▸ Data shown:
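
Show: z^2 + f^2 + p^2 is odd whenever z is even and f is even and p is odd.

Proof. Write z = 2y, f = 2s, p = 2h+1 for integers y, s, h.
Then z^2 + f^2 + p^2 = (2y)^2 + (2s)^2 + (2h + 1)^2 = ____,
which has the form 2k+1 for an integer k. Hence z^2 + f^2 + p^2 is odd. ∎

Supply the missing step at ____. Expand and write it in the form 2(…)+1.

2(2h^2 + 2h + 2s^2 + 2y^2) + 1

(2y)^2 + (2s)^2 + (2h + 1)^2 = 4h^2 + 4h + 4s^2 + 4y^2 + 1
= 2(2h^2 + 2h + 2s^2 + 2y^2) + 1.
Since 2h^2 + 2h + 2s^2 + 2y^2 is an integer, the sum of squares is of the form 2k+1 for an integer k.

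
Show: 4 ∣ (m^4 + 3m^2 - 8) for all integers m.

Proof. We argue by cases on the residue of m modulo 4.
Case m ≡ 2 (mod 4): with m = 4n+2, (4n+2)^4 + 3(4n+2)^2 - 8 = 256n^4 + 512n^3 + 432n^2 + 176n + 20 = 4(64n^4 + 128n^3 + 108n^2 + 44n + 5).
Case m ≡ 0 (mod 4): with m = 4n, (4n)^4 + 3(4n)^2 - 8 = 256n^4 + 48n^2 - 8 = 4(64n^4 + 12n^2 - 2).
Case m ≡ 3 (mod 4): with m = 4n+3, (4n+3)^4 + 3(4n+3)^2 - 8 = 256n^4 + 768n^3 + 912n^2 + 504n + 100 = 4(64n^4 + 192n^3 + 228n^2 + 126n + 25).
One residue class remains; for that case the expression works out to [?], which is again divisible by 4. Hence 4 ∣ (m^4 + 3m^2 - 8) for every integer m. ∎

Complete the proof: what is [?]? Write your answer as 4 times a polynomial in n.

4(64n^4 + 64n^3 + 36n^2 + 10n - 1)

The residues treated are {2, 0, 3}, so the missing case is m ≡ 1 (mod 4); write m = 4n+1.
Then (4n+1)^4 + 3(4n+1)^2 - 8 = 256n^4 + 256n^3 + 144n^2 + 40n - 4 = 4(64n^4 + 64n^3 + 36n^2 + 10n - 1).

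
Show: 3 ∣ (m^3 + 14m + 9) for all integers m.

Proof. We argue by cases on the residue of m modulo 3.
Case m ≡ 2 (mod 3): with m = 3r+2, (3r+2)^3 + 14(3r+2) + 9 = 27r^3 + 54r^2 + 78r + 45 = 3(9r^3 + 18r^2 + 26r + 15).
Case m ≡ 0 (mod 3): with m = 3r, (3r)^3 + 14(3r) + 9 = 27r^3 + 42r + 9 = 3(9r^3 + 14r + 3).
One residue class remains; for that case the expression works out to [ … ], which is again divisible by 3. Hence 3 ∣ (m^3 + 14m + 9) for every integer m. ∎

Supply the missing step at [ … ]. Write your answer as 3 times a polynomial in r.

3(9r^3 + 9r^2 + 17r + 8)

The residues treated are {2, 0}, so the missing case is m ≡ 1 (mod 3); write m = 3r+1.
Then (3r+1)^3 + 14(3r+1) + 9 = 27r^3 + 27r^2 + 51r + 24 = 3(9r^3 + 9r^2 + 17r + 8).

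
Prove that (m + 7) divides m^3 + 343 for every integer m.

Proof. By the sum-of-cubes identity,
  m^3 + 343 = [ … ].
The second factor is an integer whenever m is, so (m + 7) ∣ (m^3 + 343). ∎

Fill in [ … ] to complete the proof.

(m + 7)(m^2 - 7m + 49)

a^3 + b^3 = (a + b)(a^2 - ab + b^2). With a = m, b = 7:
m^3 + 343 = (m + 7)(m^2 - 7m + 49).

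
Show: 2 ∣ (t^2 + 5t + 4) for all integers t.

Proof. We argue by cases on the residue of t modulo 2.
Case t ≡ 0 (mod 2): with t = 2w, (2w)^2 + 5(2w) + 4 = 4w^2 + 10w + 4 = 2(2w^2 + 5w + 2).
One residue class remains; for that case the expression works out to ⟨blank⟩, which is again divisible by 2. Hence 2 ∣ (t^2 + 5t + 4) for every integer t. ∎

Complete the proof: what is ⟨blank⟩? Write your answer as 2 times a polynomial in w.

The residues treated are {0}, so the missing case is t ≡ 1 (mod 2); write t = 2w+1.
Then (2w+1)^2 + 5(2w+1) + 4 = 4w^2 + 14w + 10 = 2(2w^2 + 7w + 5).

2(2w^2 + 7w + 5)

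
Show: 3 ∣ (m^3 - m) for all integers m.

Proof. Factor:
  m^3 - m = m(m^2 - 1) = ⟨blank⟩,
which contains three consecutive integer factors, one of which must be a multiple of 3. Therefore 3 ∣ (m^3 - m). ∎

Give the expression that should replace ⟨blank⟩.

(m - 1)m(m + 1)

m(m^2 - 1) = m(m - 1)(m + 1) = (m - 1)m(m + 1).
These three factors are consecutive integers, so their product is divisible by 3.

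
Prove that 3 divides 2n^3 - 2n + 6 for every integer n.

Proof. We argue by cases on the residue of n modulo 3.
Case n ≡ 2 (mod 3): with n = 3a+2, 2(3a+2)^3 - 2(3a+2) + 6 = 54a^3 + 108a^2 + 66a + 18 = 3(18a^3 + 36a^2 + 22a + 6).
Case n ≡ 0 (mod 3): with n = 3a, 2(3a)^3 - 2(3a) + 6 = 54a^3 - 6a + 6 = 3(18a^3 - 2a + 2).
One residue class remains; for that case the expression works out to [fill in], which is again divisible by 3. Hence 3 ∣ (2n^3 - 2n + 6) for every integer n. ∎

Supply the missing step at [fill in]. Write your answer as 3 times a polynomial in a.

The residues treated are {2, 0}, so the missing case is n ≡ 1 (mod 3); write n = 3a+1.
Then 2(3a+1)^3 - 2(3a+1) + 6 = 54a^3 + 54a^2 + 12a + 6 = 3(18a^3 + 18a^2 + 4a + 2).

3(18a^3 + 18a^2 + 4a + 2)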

▸ Work instruction: Scan the lines above for "Prove that (m" and for "integer n. ∎". Repeat exactly the line holding each of them and every line in between.

▸ Exercise response:
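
Prove that (m + 7) divides m^3 + 343 for every integer m.

Proof. By the sum-of-cubes identity,
  m^3 + 343 = [ … ].
The second factor is an integer whenever m is, so (m + 7) ∣ (m^3 + 343). ∎

Fill in [ … ] to complete the proof.

(m + 7)(m^2 - 7m + 49)

a^3 + b^3 = (a + b)(a^2 - ab + b^2). With a = m, b = 7:
m^3 + 343 = (m + 7)(m^2 - 7m + 49).

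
Show: 2 ∣ (t^2 + 5t + 4) for all integers t.

Proof. We argue by cases on the residue of t modulo 2.
Case t ≡ 0 (mod 2): with t = 2w, (2w)^2 + 5(2w) + 4 = 4w^2 + 10w + 4 = 2(2w^2 + 5w + 2).
One residue class remains; for that case the expression works out to ⟨blank⟩, which is again divisible by 2. Hence 2 ∣ (t^2 + 5t + 4) for every integer t. ∎

Complete the proof: what is ⟨blank⟩? Write your answer as 2 times a polynomial in w.

The residues treated are {0}, so the missing case is t ≡ 1 (mod 2); write t = 2w+1.
Then (2w+1)^2 + 5(2w+1) + 4 = 4w^2 + 14w + 10 = 2(2w^2 + 7w + 5).

2(2w^2 + 7w + 5)

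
Show: 3 ∣ (m^3 - m) for all integers m.

Proof. Factor:
  m^3 - m = m(m^2 - 1) = ⟨blank⟩,
which contains three consecutive integer factors, one of which must be a multiple of 3. Therefore 3 ∣ (m^3 - m). ∎

Give the expression that should replace ⟨blank⟩.

(m - 1)m(m + 1)

m(m^2 - 1) = m(m - 1)(m + 1) = (m - 1)m(m + 1).
These three factors are consecutive integers, so their product is divisible by 3.

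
Prove that 3 divides 2n^3 - 2n + 6 for every integer n.

Proof. We argue by cases on the residue of n modulo 3.
Case n ≡ 2 (mod 3): with n = 3a+2, 2(3a+2)^3 - 2(3a+2) + 6 = 54a^3 + 108a^2 + 66a + 18 = 3(18a^3 + 36a^2 + 22a + 6).
Case n ≡ 0 (mod 3): with n = 3a, 2(3a)^3 - 2(3a) + 6 = 54a^3 - 6a + 6 = 3(18a^3 - 2a + 2).
One residue class remains; for that case the expression works out to [fill in], which is again divisible by 3. Hence 3 ∣ (2n^3 - 2n + 6) for every integer n. ∎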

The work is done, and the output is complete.